**Data listing:**
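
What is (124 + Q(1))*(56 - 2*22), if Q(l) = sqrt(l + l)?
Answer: 1488 + 12*sqrt(2) ≈ 1505.0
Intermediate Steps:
Q(l) = sqrt(2)*sqrt(l) (Q(l) = sqrt(2*l) = sqrt(2)*sqrt(l))
(124 + Q(1))*(56 - 2*22) = (124 + sqrt(2)*sqrt(1))*(56 - 2*22) = (124 + sqrt(2)*1)*(56 - 44) = (124 + sqrt(2))*12 = 1488 + 12*sqrt(2)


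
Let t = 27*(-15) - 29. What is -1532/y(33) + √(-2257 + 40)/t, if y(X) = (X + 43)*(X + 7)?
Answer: -383/760 - I*√2217/434 ≈ -0.50395 - 0.10849*I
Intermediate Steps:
y(X) = (7 + X)*(43 + X) (y(X) = (43 + X)*(7 + X) = (7 + X)*(43 + X))
t = -434 (t = -405 - 29 = -434)
-1532/y(33) + √(-2257 + 40)/t = -1532/(301 + 33² + 50*33) + √(-2257 + 40)/(-434) = -1532/(301 + 1089 + 1650) + √(-2217)*(-1/434) = -1532/3040 + (I*√2217)*(-1/434) = -1532*1/3040 - I*√2217/434 = -383/760 - I*√2217/434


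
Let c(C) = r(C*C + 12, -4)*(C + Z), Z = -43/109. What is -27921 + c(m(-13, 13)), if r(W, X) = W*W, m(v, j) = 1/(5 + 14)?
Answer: -7549025080923/269894791 ≈ -27970.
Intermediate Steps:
m(v, j) = 1/19
r(W, X) = W²
Z = -43/109 (Z = -43*1/109 = -43/109 ≈ -0.39450)
c(C) = (12 + C²)²*(-43/109 + C) (c(C) = (C*C + 12)²*(C - 43/109) = (C² + 12)²*(-43/109 + C) = (12 + C²)²*(-43/109 + C))
-27921 + c(m(-13, 13)) = -27921 + (12 + (1/19)²)²*(-43/109 + 1/19) = -27921 + (12 + 1/361)²*(-708/2071) = -27921 + (4333/361)²*(-708/2071) = -27921 + (18774889/130321)*(-708/2071) = -27921 - 13292621412/269894791 = -7549025080923/269894791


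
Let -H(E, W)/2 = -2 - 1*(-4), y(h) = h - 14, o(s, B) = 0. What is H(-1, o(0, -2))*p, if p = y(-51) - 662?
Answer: 2908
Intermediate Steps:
y(h) = -14 + h
p = -727 (p = (-14 - 51) - 662 = -65 - 662 = -727)
H(E, W) = -4 (H(E, W) = -2*(-2 - 1*(-4)) = -2*(-2 + 4) = -2*2 = -4)
H(-1, o(0, -2))*p = -4*(-727) = 2908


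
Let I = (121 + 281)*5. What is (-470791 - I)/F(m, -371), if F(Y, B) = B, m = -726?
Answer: 67543/53 ≈ 1274.4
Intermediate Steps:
I = 2010 (I = 402*5 = 2010)
(-470791 - I)/F(m, -371) = (-470791 - 1*2010)/(-371) = (-470791 - 2010)*(-1/371) = -472801*(-1/371) = 67543/53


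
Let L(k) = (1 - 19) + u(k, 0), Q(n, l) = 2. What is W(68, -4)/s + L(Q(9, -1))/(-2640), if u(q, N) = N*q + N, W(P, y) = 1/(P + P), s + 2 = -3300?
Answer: 168347/24698960 ≈ 0.0068160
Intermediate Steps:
s = -3302 (s = -2 - 3300 = -3302)
W(P, y) = 1/(2*P)
u(q, N) = N + N*q
L(k) = -18 (L(k) = (1 - 19) + 0*(1 + k) = -18 + 0 = -18)
W(68, -4)/s + L(Q(9, -1))/(-2640) = ((1/2)/68)/(-3302) - 18/(-2640) = ((1/2)*(1/68))*(-1/3302) - 18*(-1/2640) = (1/136)*(-1/3302) + 3/440 = -1/449072 + 3/440 = 168347/24698960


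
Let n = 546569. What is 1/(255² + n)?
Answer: 1/611594 ≈ 1.6351e-6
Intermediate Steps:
1/(255² + n) = 1/(255² + 546569) = 1/(65025 + 546569) = 1/611594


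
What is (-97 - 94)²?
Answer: 36481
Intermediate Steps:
(-97 - 94)² = (-191)² = 36481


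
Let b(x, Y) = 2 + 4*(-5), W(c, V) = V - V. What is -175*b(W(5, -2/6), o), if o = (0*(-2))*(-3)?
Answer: 3150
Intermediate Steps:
o = 0 (o = 0*(-3) = 0)
W(c, V) = 0
b(x, Y) = -18 (b(x, Y) = 2 - 20 = -18)
-175*b(W(5, -2/6), o) = -175*(-18) = 3150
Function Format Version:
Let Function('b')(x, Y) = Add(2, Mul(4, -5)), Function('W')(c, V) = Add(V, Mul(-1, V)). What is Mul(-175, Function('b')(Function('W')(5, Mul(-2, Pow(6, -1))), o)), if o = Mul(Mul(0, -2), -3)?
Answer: 3150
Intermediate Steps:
o = 0 (o = Mul(0, -3) = 0)
Function('W')(c, V) = 0
Function('b')(x, Y) = -18 (Function('b')(x, Y) = Add(2, -20) = -18)
Mul(-175, Function('b')(Function('W')(5, Mul(-2, Pow(6, -1))), o)) = Mul(-175, -18) = 3150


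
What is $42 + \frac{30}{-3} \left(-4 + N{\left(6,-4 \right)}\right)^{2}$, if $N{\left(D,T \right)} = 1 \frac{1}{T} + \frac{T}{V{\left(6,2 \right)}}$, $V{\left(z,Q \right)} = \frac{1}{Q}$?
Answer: $- \frac{11669}{8} \approx -1458.6$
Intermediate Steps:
$N{\left(D,T \right)} = \frac{1}{T} + 2 T$ ($N{\left(D,T \right)} = 1 \frac{1}{T} + \frac{T}{\frac{1}{2}} = \frac{1}{T} + T \frac{1}{\frac{1}{2}} = \frac{1}{T} + T 2 = \frac{1}{T} + 2 T$)
$42 + \frac{30}{-3} \left(-4 + N{\left(6,-4 \right)}\right)^{2} = 42 + \frac{30}{-3} \left(-4 + \left(\frac{1}{-4} + 2 \left(-4\right)\right)\right)^{2} = 42 + 30 \left(- \frac{1}{3}\right) \left(-4 - \frac{33}{4}\right)^{2} = 42 - 10 \left(-4 - \frac{33}{4}\right)^{2} = 42 - 10 \left(- \frac{49}{4}\right)^{2} = 42 - \frac{12005}{8} = - \frac{11669}{8}$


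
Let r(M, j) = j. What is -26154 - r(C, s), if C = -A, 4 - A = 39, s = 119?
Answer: -26273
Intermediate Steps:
A = -35 (A = 4 - 1*39 = 4 - 39 = -35)
C = 35 (C = -1*(-35) = 35)
-26154 - r(C, s) = -26154 - 1*119 = -26154 - 119 = -26273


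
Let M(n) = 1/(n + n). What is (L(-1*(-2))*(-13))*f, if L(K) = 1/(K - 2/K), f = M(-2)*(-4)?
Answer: -13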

**Task details:** Reproduce the full set of entries above exactly, without dropping a line.

**Output for this exercise:**
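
What is (124 + Q(1))*(56 - 2*22), if Q(l) = sqrt(l + l)?
Answer: 1488 + 12*sqrt(2) ≈ 1505.0
Intermediate Steps:
Q(l) = sqrt(2)*sqrt(l) (Q(l) = sqrt(2*l) = sqrt(2)*sqrt(l))
(124 + Q(1))*(56 - 2*22) = (124 + sqrt(2)*sqrt(1))*(56 - 2*22) = (124 + sqrt(2)*1)*(56 - 44) = (124 + sqrt(2))*12 = 1488 + 12*sqrt(2)


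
Let t = 27*(-15) - 29. What is -1532/y(33) + √(-2257 + 40)/t, if y(X) = (X + 43)*(X + 7)?
Answer: -383/760 - I*√2217/434 ≈ -0.50395 - 0.10849*I
Intermediate Steps:
y(X) = (7 + X)*(43 + X) (y(X) = (43 + X)*(7 + X) = (7 + X)*(43 + X))
t = -434 (t = -405 - 29 = -434)
-1532/y(33) + √(-2257 + 40)/t = -1532/(301 + 33² + 50*33) + √(-2257 + 40)/(-434) = -1532/(301 + 1089 + 1650) + √(-2217)*(-1/434) = -1532/3040 + (I*√2217)*(-1/434) = -1532*1/3040 - I*√2217/434 = -383/760 - I*√2217/434


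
Let c(C) = r(C*C + 12, -4)*(C + Z), Z = -43/109. What is -27921 + c(m(-13, 13)), if r(W, X) = W*W, m(v, j) = 1/(5 + 14)?
Answer: -7549025080923/269894791 ≈ -27970.
Intermediate Steps:
m(v, j) = 1/19
r(W, X) = W²
Z = -43/109 (Z = -43*1/109 = -43/109 ≈ -0.39450)
c(C) = (12 + C²)²*(-43/109 + C) (c(C) = (C*C + 12)²*(C - 43/109) = (C² + 12)²*(-43/109 + C) = (12 + C²)²*(-43/109 + C))
-27921 + c(m(-13, 13)) = -27921 + (12 + (1/19)²)²*(-43/109 + 1/19) = -27921 + (12 + 1/361)²*(-708/2071) = -27921 + (4333/361)²*(-708/2071) = -27921 + (18774889/130321)*(-708/2071) = -27921 - 13292621412/269894791 = -7549025080923/269894791


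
Let -H(E, W)/2 = -2 - 1*(-4), y(h) = h - 14, o(s, B) = 0. What is H(-1, o(0, -2))*p, if p = y(-51) - 662?
Answer: 2908
Intermediate Steps:
y(h) = -14 + h
p = -727 (p = (-14 - 51) - 662 = -65 - 662 = -727)
H(E, W) = -4 (H(E, W) = -2*(-2 - 1*(-4)) = -2*(-2 + 4) = -2*2 = -4)
H(-1, o(0, -2))*p = -4*(-727) = 2908


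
Let I = (121 + 281)*5. What is (-470791 - I)/F(m, -371), if F(Y, B) = B, m = -726?
Answer: 67543/53 ≈ 1274.4
Intermediate Steps:
I = 2010 (I = 402*5 = 2010)
(-470791 - I)/F(m, -371) = (-470791 - 1*2010)/(-371) = (-470791 - 2010)*(-1/371) = -472801*(-1/371) = 67543/53


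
Let L(k) = (1 - 19) + u(k, 0), Q(n, l) = 2. What is W(68, -4)/s + L(Q(9, -1))/(-2640), if u(q, N) = N*q + N, W(P, y) = 1/(P + P), s + 2 = -3300?
Answer: 168347/24698960 ≈ 0.0068160
Intermediate Steps:
s = -3302 (s = -2 - 3300 = -3302)
W(P, y) = 1/(2*P)
u(q, N) = N + N*q
L(k) = -18 (L(k) = (1 - 19) + 0*(1 + k) = -18 + 0 = -18)
W(68, -4)/s + L(Q(9, -1))/(-2640) = ((1/2)/68)/(-3302) - 18/(-2640) = ((1/2)*(1/68))*(-1/3302) - 18*(-1/2640) = (1/136)*(-1/3302) + 3/440 = -1/449072 + 3/440 = 168347/24698960


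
Let n = 546569. What is 1/(255² + n)?
Answer: 1/611594 ≈ 1.6351e-6
Intermediate Steps:
1/(255² + n) = 1/(255² + 546569) = 1/(65025 + 546569) = 1/611594


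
What is (-97 - 94)²?
Answer: 36481
Intermediate Steps:
(-97 - 94)² = (-191)² = 36481


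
Let b(x, Y) = 2 + 4*(-5), W(c, V) = V - V. What is -175*b(W(5, -2/6), o), if o = (0*(-2))*(-3)?
Answer: 3150
Intermediate Steps:
o = 0 (o = 0*(-3) = 0)
W(c, V) = 0
b(x, Y) = -18 (b(x, Y) = 2 - 20 = -18)
-175*b(W(5, -2/6), o) = -175*(-18) = 3150
Function Format Version:
Let Function('b')(x, Y) = Add(2, Mul(4, -5)), Function('W')(c, V) = Add(V, Mul(-1, V)). What is Mul(-175, Function('b')(Function('W')(5, Mul(-2, Pow(6, -1))), o)), if o = Mul(Mul(0, -2), -3)?
Answer: 3150
Intermediate Steps:
o = 0 (o = Mul(0, -3) = 0)
Function('W')(c, V) = 0
Function('b')(x, Y) = -18 (Function('b')(x, Y) = Add(2, -20) = -18)
Mul(-175, Function('b')(Function('W')(5, Mul(-2, Pow(6, -1))), o)) = Mul(-175, -18) = 3150


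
What is $42 + \frac{30}{-3} \left(-4 + N{\left(6,-4 \right)}\right)^{2}$, if $N{\left(D,T \right)} = 1 \frac{1}{T} + \frac{T}{V{\left(6,2 \right)}}$, $V{\left(z,Q \right)} = \frac{1}{Q}$?
Answer: $- \frac{11669}{8} \approx -1458.6$
Intermediate Steps:
$N{\left(D,T \right)} = \frac{1}{T} + 2 T$ ($N{\left(D,T \right)} = 1 \frac{1}{T} + \frac{T}{\frac{1}{2}} = \frac{1}{T} + T \frac{1}{\frac{1}{2}} = \frac{1}{T} + T 2 = \frac{1}{T} + 2 T$)
$42 + \frac{30}{-3} \left(-4 + N{\left(6,-4 \right)}\right)^{2} = 42 + \frac{30}{-3} \left(-4 + \left(\frac{1}{-4} + 2 \left(-4\right)\right)\right)^{2} = 42 + 30 \left(- \frac{1}{3}\right) \left(-4 - \frac{33}{4}\right)^{2} = 42 - 10 \left(-4 - \frac{33}{4}\right)^{2} = 42 - 10 \left(- \frac{49}{4}\right)^{2} = 42 - \frac{12005}{8} = - \frac{11669}{8}$


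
Let r(M, j) = j. What is -26154 - r(C, s), if C = -A, 4 - A = 39, s = 119?
Answer: -26273
Intermediate Steps:
A = -35 (A = 4 - 1*39 = 4 - 39 = -35)
C = 35 (C = -1*(-35) = 35)
-26154 - r(C, s) = -26154 - 1*119 = -26154 - 119 = -26273


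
Let M(n) = 1/(n + n). What is (L(-1*(-2))*(-13))*f, if L(K) = 1/(K - 2/K), f = M(-2)*(-4)?
Answer: -13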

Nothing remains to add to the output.